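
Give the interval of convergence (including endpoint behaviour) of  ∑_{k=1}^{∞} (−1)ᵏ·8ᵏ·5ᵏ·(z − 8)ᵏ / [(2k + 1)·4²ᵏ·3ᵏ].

(34/5, 46/5]

Ratio test: |a_{k+1}/a_k| = [(2k + 1)/(2(k+1) + 1)] · 8·5/(16·3) → 5/6 as k → ∞.
Convergence for |z − 8| · 5/6 < 1, i.e. |z − 8| < 6/5. So R = 6/5.
Check z = 46/5: convergence follows from the alternating series test (terms decrease monotonically to 0).
Endpoint z = 34/5: comparison with the harmonic series Σ 1/k shows the series diverges.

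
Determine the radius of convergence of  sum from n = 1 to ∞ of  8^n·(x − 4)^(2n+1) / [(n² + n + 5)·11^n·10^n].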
#####
• Assignment: Copy out the whole listing above, leaving each line exactly as it stands.

• Your response:
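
Give the interval of convergence (including endpoint behaviour) of  ∑_{k=1}^{∞} (−1)ᵏ·8ᵏ·5ᵏ·(z − 8)ᵏ / [(2k + 1)·4²ᵏ·3ᵏ].

(34/5, 46/5]

Ratio test: |a_{k+1}/a_k| = [(2k + 1)/(2(k+1) + 1)] · 8·5/(16·3) → 5/6 as k → ∞.
Convergence for |z − 8| · 5/6 < 1, i.e. |z − 8| < 6/5. So R = 6/5.
Check z = 46/5: convergence follows from the alternating series test (terms decrease monotonically to 0).
Endpoint z = 34/5: comparison with the harmonic series Σ 1/k shows the series diverges.

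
Determine the radius of convergence of  sum from n = 1 to ∞ of  8^n·(x − 4)^(2n+1) / [(n² + n + 5)·11^n·10^n].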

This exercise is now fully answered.